Reproduce each entry below exactly as it appears.

> Exercise inputs:
=== Begin Enclosure ===
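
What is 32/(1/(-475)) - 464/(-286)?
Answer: -2173368/143 ≈ -15198.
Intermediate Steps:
32/(1/(-475)) - 464/(-286) = 32/(-1/475) - 464*(-1/286) = 32*(-475) + 232/143 = -15200 + 232/143 = -2173368/143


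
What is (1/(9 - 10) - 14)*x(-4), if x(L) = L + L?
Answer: 120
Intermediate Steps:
x(L) = 2*L
(1/(9 - 10) - 14)*x(-4) = (1/(9 - 10) - 14)*(2*(-4)) = (1/(-1) - 14)*(-8) = (-1 - 14)*(-8) = -15*(-8) = 120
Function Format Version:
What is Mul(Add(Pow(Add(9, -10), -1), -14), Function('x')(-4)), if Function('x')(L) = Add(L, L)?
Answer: 120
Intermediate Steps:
Function('x')(L) = Mul(2, L)
Mul(Add(Pow(Add(9, -10), -1), -14), Function('x')(-4)) = Mul(Add(Pow(Add(9, -10), -1), -14), Mul(2, -4)) = Mul(Add(Pow(-1, -1), -14), -8) = Mul(Add(-1, -14), -8) = Mul(-15, -8) = 120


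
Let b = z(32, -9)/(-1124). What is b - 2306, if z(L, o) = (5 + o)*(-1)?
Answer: -647987/281 ≈ -2306.0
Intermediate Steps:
z(L, o) = -5 - o
b = -1/281 (b = (-5 - 1*(-9))/(-1124) = (-5 + 9)*(-1/1124) = 4*(-1/1124) = -1/281 ≈ -0.0035587)
b - 2306 = -1/281 - 2306 = -647987/281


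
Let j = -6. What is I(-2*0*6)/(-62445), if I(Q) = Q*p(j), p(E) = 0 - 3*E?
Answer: 0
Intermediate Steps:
p(E) = -3*E
I(Q) = 18*Q (I(Q) = Q*(-3*(-6)) = Q*18 = 18*Q)
I(-2*0*6)/(-62445) = (18*(-2*0*6))/(-62445) = (18*(0*6))*(-1/62445) = (18*0)*(-1/62445) = 0*(-1/62445) = 0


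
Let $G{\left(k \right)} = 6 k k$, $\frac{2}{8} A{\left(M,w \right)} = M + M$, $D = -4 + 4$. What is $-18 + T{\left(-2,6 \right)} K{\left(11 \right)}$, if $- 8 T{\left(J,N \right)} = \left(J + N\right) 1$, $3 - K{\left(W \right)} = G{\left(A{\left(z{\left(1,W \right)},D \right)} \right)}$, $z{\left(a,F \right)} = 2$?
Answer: $\frac{1497}{2} \approx 748.5$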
=== End Enclosure ===
> Response box:
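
What is 32/(1/(-475)) - 464/(-286)?
Answer: -2173368/143 ≈ -15198.
Intermediate Steps:
32/(1/(-475)) - 464/(-286) = 32/(-1/475) - 464*(-1/286) = 32*(-475) + 232/143 = -15200 + 232/143 = -2173368/143


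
What is (1/(9 - 10) - 14)*x(-4), if x(L) = L + L?
Answer: 120
Intermediate Steps:
x(L) = 2*L
(1/(9 - 10) - 14)*x(-4) = (1/(9 - 10) - 14)*(2*(-4)) = (1/(-1) - 14)*(-8) = (-1 - 14)*(-8) = -15*(-8) = 120
Function Format Version:
What is Mul(Add(Pow(Add(9, -10), -1), -14), Function('x')(-4)), if Function('x')(L) = Add(L, L)?
Answer: 120
Intermediate Steps:
Function('x')(L) = Mul(2, L)
Mul(Add(Pow(Add(9, -10), -1), -14), Function('x')(-4)) = Mul(Add(Pow(Add(9, -10), -1), -14), Mul(2, -4)) = Mul(Add(Pow(-1, -1), -14), -8) = Mul(Add(-1, -14), -8) = Mul(-15, -8) = 120


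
Let b = z(32, -9)/(-1124). What is b - 2306, if z(L, o) = (5 + o)*(-1)?
Answer: -647987/281 ≈ -2306.0
Intermediate Steps:
z(L, o) = -5 - o
b = -1/281 (b = (-5 - 1*(-9))/(-1124) = (-5 + 9)*(-1/1124) = 4*(-1/1124) = -1/281 ≈ -0.0035587)
b - 2306 = -1/281 - 2306 = -647987/281


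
Let j = -6. What is I(-2*0*6)/(-62445), if I(Q) = Q*p(j), p(E) = 0 - 3*E?
Answer: 0
Intermediate Steps:
p(E) = -3*E
I(Q) = 18*Q (I(Q) = Q*(-3*(-6)) = Q*18 = 18*Q)
I(-2*0*6)/(-62445) = (18*(-2*0*6))/(-62445) = (18*(0*6))*(-1/62445) = (18*0)*(-1/62445) = 0*(-1/62445) = 0


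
Let $G{\left(k \right)} = 6 k k$, $\frac{2}{8} A{\left(M,w \right)} = M + M$, $D = -4 + 4$. What is $-18 + T{\left(-2,6 \right)} K{\left(11 \right)}$, if $- 8 T{\left(J,N \right)} = \left(J + N\right) 1$, $3 - K{\left(W \right)} = G{\left(A{\left(z{\left(1,W \right)},D \right)} \right)}$, $z{\left(a,F \right)} = 2$?
Answer: $\frac{1497}{2} \approx 748.5$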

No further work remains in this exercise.